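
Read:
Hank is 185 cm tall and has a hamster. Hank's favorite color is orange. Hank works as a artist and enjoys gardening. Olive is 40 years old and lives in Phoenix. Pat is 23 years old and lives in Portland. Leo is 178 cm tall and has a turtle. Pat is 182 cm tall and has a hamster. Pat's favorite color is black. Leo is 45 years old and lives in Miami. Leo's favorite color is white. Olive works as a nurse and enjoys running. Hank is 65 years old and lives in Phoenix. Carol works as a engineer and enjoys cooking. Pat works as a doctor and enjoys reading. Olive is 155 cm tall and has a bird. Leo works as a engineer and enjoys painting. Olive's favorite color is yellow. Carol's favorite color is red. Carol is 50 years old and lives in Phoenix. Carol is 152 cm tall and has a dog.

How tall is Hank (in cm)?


Hank is 185 cm tall

185


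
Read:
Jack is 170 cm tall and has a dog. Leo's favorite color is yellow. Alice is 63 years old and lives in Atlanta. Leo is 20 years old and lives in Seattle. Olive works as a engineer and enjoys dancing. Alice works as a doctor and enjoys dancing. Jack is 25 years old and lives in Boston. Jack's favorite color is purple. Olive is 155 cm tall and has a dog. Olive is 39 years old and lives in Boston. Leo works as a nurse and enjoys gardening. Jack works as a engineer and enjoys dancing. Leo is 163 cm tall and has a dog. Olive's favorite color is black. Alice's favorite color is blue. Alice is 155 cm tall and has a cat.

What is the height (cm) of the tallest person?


Tallest: Jack at 170 cm

170


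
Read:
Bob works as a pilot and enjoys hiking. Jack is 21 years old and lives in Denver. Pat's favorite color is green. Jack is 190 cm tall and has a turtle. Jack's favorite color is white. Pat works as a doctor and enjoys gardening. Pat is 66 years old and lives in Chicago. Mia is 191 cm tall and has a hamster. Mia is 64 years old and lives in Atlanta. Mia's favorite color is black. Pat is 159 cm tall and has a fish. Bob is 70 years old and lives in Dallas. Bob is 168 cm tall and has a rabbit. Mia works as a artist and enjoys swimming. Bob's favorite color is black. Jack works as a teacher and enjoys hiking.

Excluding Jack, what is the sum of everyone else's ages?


Sum (excluding Jack): 200

200


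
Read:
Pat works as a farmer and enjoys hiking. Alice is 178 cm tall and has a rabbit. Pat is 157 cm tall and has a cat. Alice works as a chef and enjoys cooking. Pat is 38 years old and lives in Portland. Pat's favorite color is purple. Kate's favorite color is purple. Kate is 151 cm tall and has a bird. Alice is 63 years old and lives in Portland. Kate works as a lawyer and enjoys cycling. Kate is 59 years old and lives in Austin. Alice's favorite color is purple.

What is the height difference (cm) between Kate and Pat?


|151 - 157| = 6

6


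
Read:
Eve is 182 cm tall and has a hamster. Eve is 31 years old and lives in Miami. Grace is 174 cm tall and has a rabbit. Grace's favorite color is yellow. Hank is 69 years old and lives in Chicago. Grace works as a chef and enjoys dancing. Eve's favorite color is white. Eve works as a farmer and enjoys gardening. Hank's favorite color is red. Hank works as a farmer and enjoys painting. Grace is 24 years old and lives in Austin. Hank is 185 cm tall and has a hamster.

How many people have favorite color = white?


Count: 1

1


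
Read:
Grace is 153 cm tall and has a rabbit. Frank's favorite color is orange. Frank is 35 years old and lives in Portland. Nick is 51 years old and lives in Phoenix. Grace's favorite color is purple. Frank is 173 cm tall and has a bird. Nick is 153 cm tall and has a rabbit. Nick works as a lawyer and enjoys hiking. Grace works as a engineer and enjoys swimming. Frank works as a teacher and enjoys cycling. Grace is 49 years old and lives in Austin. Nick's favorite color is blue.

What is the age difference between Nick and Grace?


|51 - 49| = 2

2


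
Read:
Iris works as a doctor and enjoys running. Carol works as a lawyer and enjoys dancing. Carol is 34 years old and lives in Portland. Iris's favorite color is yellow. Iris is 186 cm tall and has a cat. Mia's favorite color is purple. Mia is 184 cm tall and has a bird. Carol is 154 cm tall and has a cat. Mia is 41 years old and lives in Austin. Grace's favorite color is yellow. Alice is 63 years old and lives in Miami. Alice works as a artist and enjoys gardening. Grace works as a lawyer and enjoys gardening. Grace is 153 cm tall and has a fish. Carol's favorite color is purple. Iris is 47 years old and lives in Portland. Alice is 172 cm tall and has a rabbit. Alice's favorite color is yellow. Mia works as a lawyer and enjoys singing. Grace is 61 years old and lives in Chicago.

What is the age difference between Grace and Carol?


|61 - 34| = 27

27


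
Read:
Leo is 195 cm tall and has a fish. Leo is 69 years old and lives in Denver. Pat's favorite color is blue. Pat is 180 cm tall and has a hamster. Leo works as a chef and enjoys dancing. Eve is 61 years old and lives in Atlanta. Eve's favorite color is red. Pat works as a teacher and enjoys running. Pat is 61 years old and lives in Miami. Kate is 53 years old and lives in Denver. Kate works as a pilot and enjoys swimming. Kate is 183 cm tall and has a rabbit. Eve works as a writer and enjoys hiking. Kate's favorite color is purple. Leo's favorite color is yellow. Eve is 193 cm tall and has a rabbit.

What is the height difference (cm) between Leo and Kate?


|195 - 183| = 12

12


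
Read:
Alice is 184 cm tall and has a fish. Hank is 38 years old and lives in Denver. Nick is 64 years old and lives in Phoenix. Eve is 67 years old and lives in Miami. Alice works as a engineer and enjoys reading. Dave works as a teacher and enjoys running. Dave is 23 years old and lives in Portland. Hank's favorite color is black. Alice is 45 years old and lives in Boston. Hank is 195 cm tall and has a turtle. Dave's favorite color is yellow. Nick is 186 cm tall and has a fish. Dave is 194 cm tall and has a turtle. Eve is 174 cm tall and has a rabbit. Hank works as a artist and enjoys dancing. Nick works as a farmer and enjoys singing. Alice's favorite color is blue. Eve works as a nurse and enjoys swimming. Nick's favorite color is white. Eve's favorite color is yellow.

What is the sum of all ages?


23+45+38+64+67 = 237

237


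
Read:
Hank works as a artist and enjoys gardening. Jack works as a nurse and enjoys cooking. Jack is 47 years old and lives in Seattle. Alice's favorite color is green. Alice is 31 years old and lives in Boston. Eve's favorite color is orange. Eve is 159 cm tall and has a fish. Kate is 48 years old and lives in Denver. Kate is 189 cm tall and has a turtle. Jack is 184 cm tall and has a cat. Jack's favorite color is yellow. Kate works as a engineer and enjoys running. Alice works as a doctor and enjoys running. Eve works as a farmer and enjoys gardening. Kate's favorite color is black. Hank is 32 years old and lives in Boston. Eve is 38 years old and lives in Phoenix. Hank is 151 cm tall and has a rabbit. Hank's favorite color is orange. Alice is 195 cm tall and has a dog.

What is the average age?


Sum=196, n=5, avg=39.2

39.2


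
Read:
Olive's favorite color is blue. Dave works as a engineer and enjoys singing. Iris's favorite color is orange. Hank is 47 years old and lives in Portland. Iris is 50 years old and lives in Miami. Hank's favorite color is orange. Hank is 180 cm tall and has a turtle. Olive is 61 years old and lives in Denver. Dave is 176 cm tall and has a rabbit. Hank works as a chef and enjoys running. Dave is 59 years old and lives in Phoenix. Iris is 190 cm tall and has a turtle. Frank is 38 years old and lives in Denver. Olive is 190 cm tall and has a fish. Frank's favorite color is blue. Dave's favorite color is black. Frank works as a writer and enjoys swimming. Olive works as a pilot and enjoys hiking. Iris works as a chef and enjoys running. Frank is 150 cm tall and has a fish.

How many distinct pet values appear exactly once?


Unique pet values: 1

1


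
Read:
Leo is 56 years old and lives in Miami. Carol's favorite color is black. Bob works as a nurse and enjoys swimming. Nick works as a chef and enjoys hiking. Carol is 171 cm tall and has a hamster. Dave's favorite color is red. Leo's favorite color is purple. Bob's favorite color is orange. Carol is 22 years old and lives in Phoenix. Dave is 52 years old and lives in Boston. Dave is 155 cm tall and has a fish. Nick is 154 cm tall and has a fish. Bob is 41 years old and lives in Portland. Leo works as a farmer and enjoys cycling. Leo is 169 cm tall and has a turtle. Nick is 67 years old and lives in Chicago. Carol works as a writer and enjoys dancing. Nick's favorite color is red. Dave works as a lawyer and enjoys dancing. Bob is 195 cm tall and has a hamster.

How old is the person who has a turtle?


Person with turtle is Leo, age 56

56


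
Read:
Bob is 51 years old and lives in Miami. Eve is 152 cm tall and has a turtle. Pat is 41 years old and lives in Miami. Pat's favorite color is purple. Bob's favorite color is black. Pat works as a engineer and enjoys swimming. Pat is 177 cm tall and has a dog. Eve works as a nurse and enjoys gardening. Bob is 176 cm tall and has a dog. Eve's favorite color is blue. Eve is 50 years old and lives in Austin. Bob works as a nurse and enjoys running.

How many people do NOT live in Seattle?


Not in Seattle: 3

3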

__What is needed__
Search the entries above for the word "green" and copy each line where it appears.

__The completed task__
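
Bob works as a pilot and enjoys hiking. Jack is 21 years old and lives in Denver. Pat's favorite color is green. Jack is 190 cm tall and has a turtle. Jack's favorite color is white. Pat works as a doctor and enjoys gardening. Pat is 66 years old and lives in Chicago. Mia is 191 cm tall and has a hamster. Mia is 64 years old and lives in Atlanta. Mia's favorite color is black. Pat is 159 cm tall and has a fish. Bob is 70 years old and lives in Dallas. Bob is 168 cm tall and has a rabbit. Mia works as a artist and enjoys swimming. Bob's favorite color is black. Jack works as a teacher and enjoys hiking.
Hank works as a artist and enjoys gardening. Jack works as a nurse and enjoys cooking. Jack is 47 years old and lives in Seattle. Alice's favorite color is green. Alice is 31 years old and lives in Boston. Eve's favorite color is orange. Eve is 159 cm tall and has a fish. Kate is 48 years old and lives in Denver. Kate is 189 cm tall and has a turtle. Jack is 184 cm tall and has a cat. Jack's favorite color is yellow. Kate works as a engineer and enjoys running. Alice works as a doctor and enjoys running. Eve works as a farmer and enjoys gardening. Kate's favorite color is black. Hank is 32 years old and lives in Boston. Eve is 38 years old and lives in Phoenix. Hank is 151 cm tall and has a rabbit. Hank's favorite color is orange. Alice is 195 cm tall and has a dog.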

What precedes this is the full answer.